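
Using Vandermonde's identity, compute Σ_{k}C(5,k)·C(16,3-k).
1,330

Working:
= C(5+16,3) = C(21,3) = 1,330.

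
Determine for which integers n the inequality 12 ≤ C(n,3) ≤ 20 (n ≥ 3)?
6

Solution: C(5,3)=10; C(6,3)=20; C(7,3)=35. So valid n = 6.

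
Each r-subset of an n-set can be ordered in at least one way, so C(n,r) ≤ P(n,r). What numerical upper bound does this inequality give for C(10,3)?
720

Working:
P(10,3) = 10·9·8 = 720, so C(10,3) ≤ 720. (The bound is loose by a factor of 3! = 6: C(10,3) = 720/6 = 120.)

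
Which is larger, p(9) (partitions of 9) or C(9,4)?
C(9,4)

Solution: Pentagonal recurrence p(n) = p(n−1) + p(n−2) − p(n−5) − p(n−7) + …: p(9) = p(8) + p(7) − p(4) − p(2) = 22 + 15 − 5 − 2 = 30; C(9,4) = 126.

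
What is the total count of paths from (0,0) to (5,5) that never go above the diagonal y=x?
Counted by the Catalan number C_5: C_5 = C(10,5)/(5+1) = 252/6 = 42.
Final answer: 42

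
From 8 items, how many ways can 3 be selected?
C(8,3) = 8! / (3! × (8-3)!)
         = 8! / (3! × 5!)
         = 56
Final answer: 56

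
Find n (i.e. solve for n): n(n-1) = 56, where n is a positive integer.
n² − n − 56 = 0, so n = (1 ± √(1 + 4·56))/2 = (1 ± √225)/2 = (1 ± 15)/2, i.e. n = 8 or n = -7. Taking the positive root, n = 8 (check: 8×7 = 56).
Final answer: 8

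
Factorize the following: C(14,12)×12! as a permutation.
C(14,12)×12! = [14!/(12!(2)!)]×12! = 14!/(2)! = P(14,12) = 43,589,145,600.
Final answer: P(14,12)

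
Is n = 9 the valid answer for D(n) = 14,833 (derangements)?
No

D(9) = (9-1)·[D(8) + D(7)] = 8·[14,833 + 1,854] = 133,496, which does not equal 14,833.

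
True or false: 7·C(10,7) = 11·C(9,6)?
False

Absorption identity k·C(n,k) = n·C(n-1,k-1). LHS = 7·120 = 840; RHS = 11·84 = 924.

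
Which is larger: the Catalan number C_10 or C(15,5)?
C_10

Solution: C_10 = C(20,10)/(10+1) = 184,756/11 = 16,796; C(15,5) = 3,003.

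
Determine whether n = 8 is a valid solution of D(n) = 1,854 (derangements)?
No

Reasoning: D(8) = (8-1)·[D(7) + D(6)] = 7·[1,854 + 265] = 14,833, which does not equal 1,854.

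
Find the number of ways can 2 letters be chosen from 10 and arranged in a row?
90

Working:
P(10,2) = 10!/(10-2)! = 90.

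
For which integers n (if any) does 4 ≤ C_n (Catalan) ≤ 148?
3, 4, 5, 6
C_2=2; C_3=5; C_4=14; C_5=42; C_6=132; C_7=429. So valid n = 3, 4, 5, 6.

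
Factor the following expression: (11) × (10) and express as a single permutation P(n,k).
P(11,2) = 11!/(9)!

Reasoning: Product of 2 consecutive descending integers starting at 11: P(11,2) = 11!/9! = 110.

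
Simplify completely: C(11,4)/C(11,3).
2

Working:
C(n,k+1)/C(n,k) = (n−k)/(k+1). Here (11−3)/(3+1) = 8/4 = 2.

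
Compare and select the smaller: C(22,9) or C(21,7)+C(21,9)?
C(22,9)=497,420; C(21,7)+C(21,9)=116,280+293,930=410,210.

Answer: C(21,7)+C(21,9)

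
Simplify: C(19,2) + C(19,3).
1,140

Working:
By Pascal's identity: C(20,3) = 1,140.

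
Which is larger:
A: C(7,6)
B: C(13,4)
B

Solution: A=C(7,6)=7, B=C(13,4)=715.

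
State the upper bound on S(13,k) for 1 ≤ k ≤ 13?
9,321,312

Row S(13,k) for k = 1..13 (via S(n,k) = k·S(n−1,k) + S(n−1,k−1)): 1, 4,095, 261,625, 2,532,530, 7,508,501, 9,321,312, 5,715,424, 1,899,612, 359,502, 39,325, 2,431, 78, 1. The row is unimodal; maximum at k = 6: 9,321,312.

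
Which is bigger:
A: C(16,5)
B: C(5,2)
A

Working:
A=C(16,5)=4,368, B=C(5,2)=10.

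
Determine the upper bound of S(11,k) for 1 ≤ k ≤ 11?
Row S(11,k) for k = 1..11 (via S(n,k) = k·S(n−1,k) + S(n−1,k−1)): 1, 1,023, 28,501, 145,750, 246,730, 179,487, 63,987, 11,880, 1,155, 55, 1. The row is unimodal; maximum at k = 5: 246,730.

Answer: 246,730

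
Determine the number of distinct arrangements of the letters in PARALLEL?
Word has 8 letters (P=1, A=2, R=1, L=3, E=1). Arrangements: 8!/Π(k!) = 3,360.

Answer: 3,360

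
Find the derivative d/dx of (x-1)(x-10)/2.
(2x - 11)/2

Solution: d/dx[(x-1)(x-10)] = (x-10) + (x-1) = 2x - 11. Dividing by 2 gives (2x - 11)/2.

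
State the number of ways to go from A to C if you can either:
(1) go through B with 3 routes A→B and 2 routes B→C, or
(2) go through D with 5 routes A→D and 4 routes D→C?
Route via B: 3×2=6. Route via D: 5×4=20. Total: 26.

Answer: 26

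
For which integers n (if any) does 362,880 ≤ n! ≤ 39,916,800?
9, 10, 11
n! is strictly increasing; 9! = 362,880 and 11! = 39,916,800, so valid n = 9, 10, 11.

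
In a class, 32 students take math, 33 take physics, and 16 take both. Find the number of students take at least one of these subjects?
|A∪B| = |A|+|B|-|A∩B| = 32+33-16 = 49.
Final answer: 49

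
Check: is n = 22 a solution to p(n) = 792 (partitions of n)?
No

Pentagonal recurrence p(n) = p(n−1) + p(n−2) − p(n−5) − p(n−7) + …: p(22) = p(21) + p(20) − p(17) − p(15) + p(10) + p(7) − p(0) = 792 + 627 − 297 − 176 + 42 + 15 − 1 = 1,002, which does not equal 792.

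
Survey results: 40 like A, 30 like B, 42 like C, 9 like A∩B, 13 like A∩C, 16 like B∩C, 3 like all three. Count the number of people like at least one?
77

Solution: |A∪B∪C| = 40+30+42-9-13-16+3 = 77.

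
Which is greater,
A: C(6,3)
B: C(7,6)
A=C(6,3)=20, B=C(7,6)=7.
Final answer: A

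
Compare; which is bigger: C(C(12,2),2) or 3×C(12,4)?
C(C(12,2),2)

Working:
C(C(12,2),2)=2,145, 3×C(12,4)=1,485.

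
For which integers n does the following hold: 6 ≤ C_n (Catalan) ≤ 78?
4, 5
C_3=5; C_4=14; C_5=42; C_6=132. So valid n = 4, 5.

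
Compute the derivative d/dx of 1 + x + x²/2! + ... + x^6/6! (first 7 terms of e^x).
1 + x + x²/2! + ... + x^5/5!

Solution: Differentiating term by term gives the first 6 terms of e^x.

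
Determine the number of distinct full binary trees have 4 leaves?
Using the Catalan number formula: C_n = C(2n, n) / (n+1)
C_3 = C(6, 3) / (3+1)
     = 20 / 4
     = 5

Answer: 5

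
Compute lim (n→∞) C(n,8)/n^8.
1/40320

Working:
C(n,8) ≈ n^8/8! for large n. Limit = 1/8! = 1/40320.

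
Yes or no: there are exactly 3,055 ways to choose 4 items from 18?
No
C(18,4) = 3,060 ≠ 3055.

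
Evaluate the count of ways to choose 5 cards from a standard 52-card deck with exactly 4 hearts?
27,885
13 hearts and 39 non-hearts: C(13,4) × C(39,1) = 715 × 39 = 27,885.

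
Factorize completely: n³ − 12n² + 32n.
n(n − 4)(n − 8)

Explanation: n³ − 12n² + 32n = n(n² − 12n + 32) = n(n − 4)(n − 8).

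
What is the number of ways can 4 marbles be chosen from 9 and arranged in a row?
3,024

Explanation: P(9,4) = 9!/(9-4)! = 3,024.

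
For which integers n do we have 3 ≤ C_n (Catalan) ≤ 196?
3, 4, 5, 6
C_2=2; C_3=5; C_4=14; C_5=42; C_6=132; C_7=429. So valid n = 3, 4, 5, 6.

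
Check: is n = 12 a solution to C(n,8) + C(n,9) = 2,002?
C(12,8) + C(12,9) = 495 + 220 = 715, which does not equal 2,002.

Answer: No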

* * *

• Problem: Copy, without any change, the run of lines from the one with "For which integers n do we" through the end of the entries above.

• Output of the exercise:
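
For which integers n do we have 3 ≤ C_n (Catalan) ≤ 196?
3, 4, 5, 6
C_2=2; C_3=5; C_4=14; C_5=42; C_6=132; C_7=429. So valid n = 3, 4, 5, 6.

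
Check: is n = 12 a solution to C(n,8) + C(n,9) = 2,002?
C(12,8) + C(12,9) = 495 + 220 = 715, which does not equal 2,002.

Answer: No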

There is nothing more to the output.